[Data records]
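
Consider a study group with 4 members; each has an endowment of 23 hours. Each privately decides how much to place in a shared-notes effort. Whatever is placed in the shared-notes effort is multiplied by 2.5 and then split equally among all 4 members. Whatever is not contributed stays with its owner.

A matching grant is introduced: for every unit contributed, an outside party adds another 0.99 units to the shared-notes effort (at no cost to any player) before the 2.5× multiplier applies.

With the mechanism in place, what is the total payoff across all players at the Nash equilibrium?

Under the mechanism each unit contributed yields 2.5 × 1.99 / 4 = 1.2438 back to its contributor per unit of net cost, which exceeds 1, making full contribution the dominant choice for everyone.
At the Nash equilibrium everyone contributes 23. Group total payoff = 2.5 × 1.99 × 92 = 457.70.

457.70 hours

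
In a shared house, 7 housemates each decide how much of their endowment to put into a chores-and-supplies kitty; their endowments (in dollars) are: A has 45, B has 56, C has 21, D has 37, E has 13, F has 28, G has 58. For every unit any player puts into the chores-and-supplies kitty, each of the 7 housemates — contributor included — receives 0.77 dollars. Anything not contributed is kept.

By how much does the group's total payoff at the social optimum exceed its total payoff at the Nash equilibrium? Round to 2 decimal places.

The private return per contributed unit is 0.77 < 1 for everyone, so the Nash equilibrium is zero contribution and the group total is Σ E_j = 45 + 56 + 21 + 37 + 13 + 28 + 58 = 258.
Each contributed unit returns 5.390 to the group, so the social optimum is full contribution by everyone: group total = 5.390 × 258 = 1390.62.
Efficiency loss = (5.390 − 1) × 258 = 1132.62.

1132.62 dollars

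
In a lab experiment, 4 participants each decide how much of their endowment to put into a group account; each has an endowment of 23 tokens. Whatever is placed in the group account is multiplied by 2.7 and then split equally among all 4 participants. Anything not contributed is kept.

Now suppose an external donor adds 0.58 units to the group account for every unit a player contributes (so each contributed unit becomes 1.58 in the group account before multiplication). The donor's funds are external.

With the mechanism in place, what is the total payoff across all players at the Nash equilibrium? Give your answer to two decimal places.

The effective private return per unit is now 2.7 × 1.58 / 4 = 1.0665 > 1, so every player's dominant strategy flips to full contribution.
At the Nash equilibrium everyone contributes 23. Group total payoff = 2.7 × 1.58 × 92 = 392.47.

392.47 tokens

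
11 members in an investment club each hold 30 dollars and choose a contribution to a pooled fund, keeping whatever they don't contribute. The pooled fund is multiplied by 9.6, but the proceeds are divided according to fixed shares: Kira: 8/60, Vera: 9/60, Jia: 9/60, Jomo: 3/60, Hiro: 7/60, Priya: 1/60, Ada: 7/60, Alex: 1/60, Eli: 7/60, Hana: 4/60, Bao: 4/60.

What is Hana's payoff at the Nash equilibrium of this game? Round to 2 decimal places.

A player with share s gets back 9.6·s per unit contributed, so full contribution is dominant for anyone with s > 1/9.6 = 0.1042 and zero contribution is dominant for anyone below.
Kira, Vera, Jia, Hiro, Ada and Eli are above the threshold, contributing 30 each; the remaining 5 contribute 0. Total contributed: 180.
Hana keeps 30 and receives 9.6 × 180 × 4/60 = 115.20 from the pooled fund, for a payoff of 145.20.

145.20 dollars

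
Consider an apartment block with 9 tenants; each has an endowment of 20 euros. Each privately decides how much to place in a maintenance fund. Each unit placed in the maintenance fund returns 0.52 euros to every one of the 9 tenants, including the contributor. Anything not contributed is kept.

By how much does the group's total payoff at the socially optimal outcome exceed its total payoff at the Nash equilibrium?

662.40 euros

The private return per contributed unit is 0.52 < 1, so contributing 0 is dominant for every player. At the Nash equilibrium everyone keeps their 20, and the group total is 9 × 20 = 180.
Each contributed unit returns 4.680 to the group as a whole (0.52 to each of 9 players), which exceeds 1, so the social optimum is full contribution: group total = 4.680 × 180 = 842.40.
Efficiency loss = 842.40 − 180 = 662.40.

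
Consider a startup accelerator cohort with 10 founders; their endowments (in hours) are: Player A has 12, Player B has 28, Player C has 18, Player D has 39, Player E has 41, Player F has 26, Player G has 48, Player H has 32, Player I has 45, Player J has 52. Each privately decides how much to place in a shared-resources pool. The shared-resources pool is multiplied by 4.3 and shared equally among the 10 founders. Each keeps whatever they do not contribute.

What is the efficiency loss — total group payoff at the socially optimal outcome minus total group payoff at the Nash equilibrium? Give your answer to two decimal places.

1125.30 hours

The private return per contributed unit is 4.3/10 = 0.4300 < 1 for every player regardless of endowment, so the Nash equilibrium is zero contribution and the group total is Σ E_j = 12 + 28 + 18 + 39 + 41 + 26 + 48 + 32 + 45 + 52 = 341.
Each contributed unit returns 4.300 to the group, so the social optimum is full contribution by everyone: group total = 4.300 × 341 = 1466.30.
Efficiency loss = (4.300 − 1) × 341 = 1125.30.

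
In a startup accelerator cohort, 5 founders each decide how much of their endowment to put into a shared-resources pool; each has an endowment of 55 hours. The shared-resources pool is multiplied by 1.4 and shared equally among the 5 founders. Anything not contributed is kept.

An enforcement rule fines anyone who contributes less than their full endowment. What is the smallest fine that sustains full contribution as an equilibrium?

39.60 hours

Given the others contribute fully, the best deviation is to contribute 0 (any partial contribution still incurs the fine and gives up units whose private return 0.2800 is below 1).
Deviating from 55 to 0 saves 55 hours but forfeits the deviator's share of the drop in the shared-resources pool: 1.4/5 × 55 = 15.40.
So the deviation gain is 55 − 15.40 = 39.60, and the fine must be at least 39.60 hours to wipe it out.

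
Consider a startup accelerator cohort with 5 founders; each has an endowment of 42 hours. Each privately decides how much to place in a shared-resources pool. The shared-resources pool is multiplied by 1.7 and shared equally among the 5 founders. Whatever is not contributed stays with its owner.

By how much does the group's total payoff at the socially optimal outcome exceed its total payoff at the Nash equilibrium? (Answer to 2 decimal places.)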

* * *

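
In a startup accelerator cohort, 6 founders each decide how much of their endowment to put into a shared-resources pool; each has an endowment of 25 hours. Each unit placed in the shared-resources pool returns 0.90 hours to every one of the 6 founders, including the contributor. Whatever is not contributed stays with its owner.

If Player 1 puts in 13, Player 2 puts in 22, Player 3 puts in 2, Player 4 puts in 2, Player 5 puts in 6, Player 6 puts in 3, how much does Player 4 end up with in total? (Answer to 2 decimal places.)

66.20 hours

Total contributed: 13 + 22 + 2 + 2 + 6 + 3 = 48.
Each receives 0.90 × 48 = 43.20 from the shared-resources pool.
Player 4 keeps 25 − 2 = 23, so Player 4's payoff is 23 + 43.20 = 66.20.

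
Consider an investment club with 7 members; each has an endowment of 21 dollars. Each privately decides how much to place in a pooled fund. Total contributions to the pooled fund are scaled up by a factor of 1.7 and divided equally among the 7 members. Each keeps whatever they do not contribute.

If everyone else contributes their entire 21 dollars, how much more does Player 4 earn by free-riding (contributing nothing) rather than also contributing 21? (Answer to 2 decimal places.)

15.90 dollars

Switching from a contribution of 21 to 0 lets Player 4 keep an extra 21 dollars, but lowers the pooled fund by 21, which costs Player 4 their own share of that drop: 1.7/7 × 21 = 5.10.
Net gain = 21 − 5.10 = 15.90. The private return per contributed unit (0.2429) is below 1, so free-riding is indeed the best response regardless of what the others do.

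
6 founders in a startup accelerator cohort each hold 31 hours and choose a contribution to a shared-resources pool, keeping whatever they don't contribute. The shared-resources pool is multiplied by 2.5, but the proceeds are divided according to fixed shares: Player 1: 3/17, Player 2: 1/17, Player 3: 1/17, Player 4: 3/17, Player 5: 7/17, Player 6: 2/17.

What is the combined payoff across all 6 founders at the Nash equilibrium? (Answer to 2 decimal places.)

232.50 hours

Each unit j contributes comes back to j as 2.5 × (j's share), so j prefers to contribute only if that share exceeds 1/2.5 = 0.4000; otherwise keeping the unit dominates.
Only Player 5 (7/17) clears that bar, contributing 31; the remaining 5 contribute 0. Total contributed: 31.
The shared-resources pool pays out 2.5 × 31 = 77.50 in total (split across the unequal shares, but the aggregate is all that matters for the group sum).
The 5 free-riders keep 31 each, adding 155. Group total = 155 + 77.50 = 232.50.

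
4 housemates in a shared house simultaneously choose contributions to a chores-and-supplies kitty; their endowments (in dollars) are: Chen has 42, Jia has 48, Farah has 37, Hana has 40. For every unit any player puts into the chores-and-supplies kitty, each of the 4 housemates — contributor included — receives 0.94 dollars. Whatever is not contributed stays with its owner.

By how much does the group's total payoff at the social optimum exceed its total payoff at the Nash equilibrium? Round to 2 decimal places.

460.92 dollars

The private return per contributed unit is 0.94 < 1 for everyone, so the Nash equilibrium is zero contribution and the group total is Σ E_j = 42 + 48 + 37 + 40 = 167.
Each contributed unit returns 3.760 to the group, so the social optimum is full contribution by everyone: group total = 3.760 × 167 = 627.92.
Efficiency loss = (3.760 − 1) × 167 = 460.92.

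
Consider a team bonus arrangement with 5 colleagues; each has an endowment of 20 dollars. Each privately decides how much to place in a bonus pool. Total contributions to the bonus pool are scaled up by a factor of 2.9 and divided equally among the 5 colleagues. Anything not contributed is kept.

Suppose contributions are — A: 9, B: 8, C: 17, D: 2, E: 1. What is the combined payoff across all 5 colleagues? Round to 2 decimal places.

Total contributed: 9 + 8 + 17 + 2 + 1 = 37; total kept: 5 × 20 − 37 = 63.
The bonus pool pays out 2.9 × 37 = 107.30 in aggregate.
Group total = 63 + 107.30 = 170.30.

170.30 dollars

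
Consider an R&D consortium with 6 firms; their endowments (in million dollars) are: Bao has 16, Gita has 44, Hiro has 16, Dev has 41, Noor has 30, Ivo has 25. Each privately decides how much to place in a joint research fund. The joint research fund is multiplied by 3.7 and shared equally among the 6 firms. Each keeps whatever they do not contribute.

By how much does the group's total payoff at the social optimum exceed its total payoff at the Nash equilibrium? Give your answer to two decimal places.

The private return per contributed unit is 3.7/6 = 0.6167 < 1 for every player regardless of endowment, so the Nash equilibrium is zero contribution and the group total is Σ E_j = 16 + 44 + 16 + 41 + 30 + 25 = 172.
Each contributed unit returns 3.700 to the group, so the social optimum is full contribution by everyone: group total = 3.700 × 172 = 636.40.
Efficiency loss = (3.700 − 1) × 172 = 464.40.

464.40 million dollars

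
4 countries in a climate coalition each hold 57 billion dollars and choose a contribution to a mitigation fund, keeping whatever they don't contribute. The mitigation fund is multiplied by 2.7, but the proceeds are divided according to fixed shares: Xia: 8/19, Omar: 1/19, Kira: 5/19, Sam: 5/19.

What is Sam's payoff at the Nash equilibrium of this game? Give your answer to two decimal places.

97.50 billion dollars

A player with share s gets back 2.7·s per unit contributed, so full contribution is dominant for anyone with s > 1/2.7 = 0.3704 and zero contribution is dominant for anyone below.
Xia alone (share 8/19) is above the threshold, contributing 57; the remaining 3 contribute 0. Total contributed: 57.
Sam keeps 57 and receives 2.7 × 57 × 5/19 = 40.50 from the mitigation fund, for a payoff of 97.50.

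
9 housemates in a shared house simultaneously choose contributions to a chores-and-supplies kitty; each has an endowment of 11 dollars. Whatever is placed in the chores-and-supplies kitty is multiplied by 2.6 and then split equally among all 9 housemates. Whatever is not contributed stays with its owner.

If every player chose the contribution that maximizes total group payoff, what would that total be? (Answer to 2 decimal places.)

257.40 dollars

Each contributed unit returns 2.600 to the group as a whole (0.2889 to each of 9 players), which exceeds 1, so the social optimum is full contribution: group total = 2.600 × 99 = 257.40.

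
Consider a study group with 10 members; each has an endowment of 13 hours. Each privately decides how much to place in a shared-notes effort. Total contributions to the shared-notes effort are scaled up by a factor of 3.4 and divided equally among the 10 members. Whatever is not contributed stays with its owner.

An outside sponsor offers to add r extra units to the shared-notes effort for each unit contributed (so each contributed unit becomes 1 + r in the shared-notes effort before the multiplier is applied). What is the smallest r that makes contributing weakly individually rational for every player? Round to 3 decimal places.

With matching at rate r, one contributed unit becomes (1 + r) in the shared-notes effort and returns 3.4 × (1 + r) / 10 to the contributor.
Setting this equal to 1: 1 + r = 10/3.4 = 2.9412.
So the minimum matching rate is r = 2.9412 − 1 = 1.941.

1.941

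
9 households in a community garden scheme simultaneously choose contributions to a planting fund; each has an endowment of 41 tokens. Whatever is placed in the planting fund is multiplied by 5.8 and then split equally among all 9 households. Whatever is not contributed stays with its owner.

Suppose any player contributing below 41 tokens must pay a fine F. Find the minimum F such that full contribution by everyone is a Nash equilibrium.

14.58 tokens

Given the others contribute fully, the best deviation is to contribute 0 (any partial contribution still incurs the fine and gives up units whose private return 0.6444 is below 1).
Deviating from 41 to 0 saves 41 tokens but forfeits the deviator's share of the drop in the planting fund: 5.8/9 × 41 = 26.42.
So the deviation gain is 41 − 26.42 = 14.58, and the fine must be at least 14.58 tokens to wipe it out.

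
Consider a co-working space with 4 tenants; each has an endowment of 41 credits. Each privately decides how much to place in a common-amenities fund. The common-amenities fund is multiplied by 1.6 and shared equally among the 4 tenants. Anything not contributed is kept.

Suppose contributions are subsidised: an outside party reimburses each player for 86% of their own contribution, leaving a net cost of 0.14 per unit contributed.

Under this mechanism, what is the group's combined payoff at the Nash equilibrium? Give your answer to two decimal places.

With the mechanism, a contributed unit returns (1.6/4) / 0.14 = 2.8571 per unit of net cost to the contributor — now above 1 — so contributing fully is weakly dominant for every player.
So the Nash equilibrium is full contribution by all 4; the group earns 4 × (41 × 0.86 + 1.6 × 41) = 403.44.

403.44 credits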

### YOUR INSTRUCTIONS:
Scan the records above for the word "party". Show each line in which it appears.

### THE COMPLETED TASK:
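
A matching grant is introduced: for every unit contributed, an outside party adds another 0.99 units to the shared-notes effort (at no cost to any player) before the 2.5× multiplier applies.
Suppose contributions are subsidised: an outside party reimburses each player for 86% of their own contribution, leaving a net cost of 0.14 per unit contributed.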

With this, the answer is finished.